§ **Task description**
Nothing but the lines from the one with "An antenna of" through the final line of the listing should appear in the answer, each copied exactly.

Supplied records Start Marker

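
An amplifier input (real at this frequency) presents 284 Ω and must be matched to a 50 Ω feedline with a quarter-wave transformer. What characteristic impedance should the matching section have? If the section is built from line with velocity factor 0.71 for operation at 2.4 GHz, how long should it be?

Z_qwt ≈ 119 Ω; length ≈ 2.22 cm

Z_qwt = √(Z_0·R_L) = √(50 × 284) = √14200
λ = 0.71·c/f = 0.0887 m, so l = λ/4 = 0.0222 m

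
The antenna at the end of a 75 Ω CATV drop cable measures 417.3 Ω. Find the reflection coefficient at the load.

Γ = 0.695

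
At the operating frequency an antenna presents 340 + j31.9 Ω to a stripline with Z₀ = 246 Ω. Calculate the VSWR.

VSWR ≈ 1.41

Γ = (Z_L − Z_0)/(Z_L + Z_0) = (94 + j31.9)/(586 + j31.9)
|Γ| = 99.3/587 = 0.169
VSWR = (1 + |Γ|)/(1 − |Γ|) = 1.17/0.831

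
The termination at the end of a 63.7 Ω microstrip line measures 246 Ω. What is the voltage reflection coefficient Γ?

Γ = (Z_L − Z_0)/(Z_L + Z_0) = (246 − 63.7)/(246 + 63.7) = 182.3/309.7

Γ = 0.589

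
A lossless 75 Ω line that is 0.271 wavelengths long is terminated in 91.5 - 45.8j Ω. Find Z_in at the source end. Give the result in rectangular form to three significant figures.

βl = 2π × 0.271 = 97.6°
tan(βl) = tan(97.6°) = -7.53
Z_in = Z_0·(Z_L + jZ_0·tanβl)/(Z_0 + jZ_L·tanβl)
     = 75·(91.5 − j611)/(-270 − j689)

Z_in ≈ 54.2 + j31.2 Ω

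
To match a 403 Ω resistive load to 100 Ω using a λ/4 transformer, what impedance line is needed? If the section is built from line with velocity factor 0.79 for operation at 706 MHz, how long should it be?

Z_qwt ≈ 201 Ω; length ≈ 8.39 cm

Z_qwt = √(Z_0·R_L) = √(100 × 403) = √40300
λ = 0.79·c/f = 0.336 m, so l = λ/4 = 0.0839 m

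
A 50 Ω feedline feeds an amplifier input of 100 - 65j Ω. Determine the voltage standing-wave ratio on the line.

Γ = (Z_L − Z_0)/(Z_L + Z_0) = (50 − j65)/(150 − j65)
|Γ| = 82/163 = 0.502
VSWR = (1 + |Γ|)/(1 − |Γ|) = 1.5/0.498

VSWR ≈ 3.01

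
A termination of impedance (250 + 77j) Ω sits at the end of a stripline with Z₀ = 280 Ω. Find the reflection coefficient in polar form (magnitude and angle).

Γ ≈ 0.154 ∠ 103°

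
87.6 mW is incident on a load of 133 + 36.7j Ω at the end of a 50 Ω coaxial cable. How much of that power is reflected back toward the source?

|Γ| = |(83 + j36.7)/(183 + j36.7)| = 0.486
|Γ|² = 0.236
P_refl = |Γ|²·P_inc = 20.7 mW, P_del = (1 − |Γ|²)·P_inc = 66.9 mW

P_reflected ≈ 20.7 mW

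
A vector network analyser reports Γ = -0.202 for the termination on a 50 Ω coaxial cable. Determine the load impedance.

Z_L = Z_0·(1 + Γ)/(1 − Γ) = 50·(0.798)/(1.2)

Z_L ≈ 33.2 Ω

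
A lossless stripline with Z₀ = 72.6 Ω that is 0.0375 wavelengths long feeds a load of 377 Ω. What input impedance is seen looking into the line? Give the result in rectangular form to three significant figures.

βl = 2π × 0.0375 = 13.5°
tan(βl) = tan(13.5°) = 0.24
Z_in = Z_0·(Z_L + jZ_0·tanβl)/(Z_0 + jZ_L·tanβl)
     = 72.6·(377 + j17.4)/(72.6 + j90.5)

Z_in ≈ 156 − j177 Ω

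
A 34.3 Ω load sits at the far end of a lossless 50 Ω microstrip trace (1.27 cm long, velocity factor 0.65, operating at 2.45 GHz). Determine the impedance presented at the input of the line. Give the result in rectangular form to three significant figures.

λ = v/f = 0.65·c / 2.45 GHz = 0.0796 m
βl = 2π·l/λ = 2π × 0.16 = 57.4°
tan(βl) = tan(57.4°) = 1.57
Z_in = Z_0·(Z_L + jZ_0·tanβl)/(Z_0 + jZ_L·tanβl)
     = 50·(34.3 + j78.3)/(50 + j53.7)

Z_in ≈ 55 + j19.2 Ω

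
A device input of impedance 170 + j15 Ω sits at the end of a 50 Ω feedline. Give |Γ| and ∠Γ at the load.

Γ ≈ 0.548 ∠ 3.22°

Γ = (Z_L − Z_0)/(Z_L + Z_0) = (120 + j15)/(220 + j15)
|Γ| = 121/221 = 0.548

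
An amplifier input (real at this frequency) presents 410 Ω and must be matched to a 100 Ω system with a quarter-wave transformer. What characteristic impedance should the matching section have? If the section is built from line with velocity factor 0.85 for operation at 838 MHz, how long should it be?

Z_qwt = √(Z_0·R_L) = √(100 × 410) = √41000
λ = 0.85·c/f = 0.304 m, so l = λ/4 = 0.0761 m

Z_qwt ≈ 202 Ω; length ≈ 7.61 cm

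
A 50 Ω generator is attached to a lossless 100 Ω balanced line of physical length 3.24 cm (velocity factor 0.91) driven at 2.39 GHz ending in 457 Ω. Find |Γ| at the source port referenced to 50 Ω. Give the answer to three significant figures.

|Γ| ≈ 0.449

λ = v/f = 0.91·c / 2.39 GHz = 0.114 m
βl = 2π·l/λ = 2π × 0.284 = 102°
tan(βl) = -4.66
Z_in = Z_0·(Z_L + jZ_0·tanβl)/(Z_0 + jZ_L·tanβl) = 22.8 + j20.4 Ω
Γ_s = (Z_in − Z_s)/(Z_in + Z_s) = (-27.2 + j20.4)/(72.8 + j20.4), |Γ_s| = 0.449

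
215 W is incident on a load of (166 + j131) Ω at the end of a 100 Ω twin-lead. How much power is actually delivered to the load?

P_delivered ≈ 162 W

|Γ| = |(66 + j131)/(266 + j131)| = 0.495
|Γ|² = 0.245
P_refl = |Γ|²·P_inc = 52.6 W, P_del = (1 − |Γ|²)·P_inc = 162 W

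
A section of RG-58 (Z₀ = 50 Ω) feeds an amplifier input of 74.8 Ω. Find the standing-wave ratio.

VSWR ≈ 1.5

Γ = (74.8 − 50)/(74.8 + 50) = 0.199
VSWR = (1 + 0.199)/(1 − 0.199)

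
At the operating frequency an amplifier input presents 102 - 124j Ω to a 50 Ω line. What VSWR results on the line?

Γ = (Z_L − Z_0)/(Z_L + Z_0) = (52 − j124)/(152 − j124)
|Γ| = 134/196 = 0.685
VSWR = (1 + |Γ|)/(1 − |Γ|) = 1.69/0.315

VSWR ≈ 5.36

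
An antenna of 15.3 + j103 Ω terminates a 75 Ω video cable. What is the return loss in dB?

RL ≈ 1.22 dB

Γ = (-59.7 + j103)/(90.3 + j103), |Γ| = 0.869
RL = −20·log₁₀|Γ| = −20·log₁₀(0.869)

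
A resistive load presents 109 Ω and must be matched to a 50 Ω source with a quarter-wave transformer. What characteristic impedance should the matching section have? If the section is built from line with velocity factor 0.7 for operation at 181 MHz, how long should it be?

Z_qwt = √(Z_0·R_L) = √(50 × 109) = √5450
λ = 0.7·c/f = 1.16 m, so l = λ/4 = 0.29 m

Z_qwt ≈ 73.8 Ω; length ≈ 29 cm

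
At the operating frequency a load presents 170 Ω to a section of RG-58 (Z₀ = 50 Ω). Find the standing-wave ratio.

For a purely resistive load, VSWR = R_L/Z_0 or Z_0/R_L (whichever > 1) = 170/50

VSWR ≈ 3.4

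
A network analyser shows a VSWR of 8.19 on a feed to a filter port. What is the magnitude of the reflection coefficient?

|Γ| ≈ 0.782

|Γ| = (S − 1)/(S + 1) = (8.19 − 1)/(8.19 + 1) = 7.19/9.19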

Supplied records End Marker

§ **Output of the exercise**
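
An antenna of 15.3 + j103 Ω terminates a 75 Ω video cable. What is the return loss in dB?

RL ≈ 1.22 dB

Γ = (-59.7 + j103)/(90.3 + j103), |Γ| = 0.869
RL = −20·log₁₀|Γ| = −20·log₁₀(0.869)

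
A resistive load presents 109 Ω and must be matched to a 50 Ω source with a quarter-wave transformer. What characteristic impedance should the matching section have? If the section is built from line with velocity factor 0.7 for operation at 181 MHz, how long should it be?

Z_qwt = √(Z_0·R_L) = √(50 × 109) = √5450
λ = 0.7·c/f = 1.16 m, so l = λ/4 = 0.29 m

Z_qwt ≈ 73.8 Ω; length ≈ 29 cm

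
At the operating frequency a load presents 170 Ω to a section of RG-58 (Z₀ = 50 Ω). Find the standing-wave ratio.

For a purely resistive load, VSWR = R_L/Z_0 or Z_0/R_L (whichever > 1) = 170/50

VSWR ≈ 3.4

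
A network analyser shows a VSWR of 8.19 on a feed to a filter port. What is the magnitude of the reflection coefficient?

|Γ| ≈ 0.782

|Γ| = (S − 1)/(S + 1) = (8.19 − 1)/(8.19 + 1) = 7.19/9.19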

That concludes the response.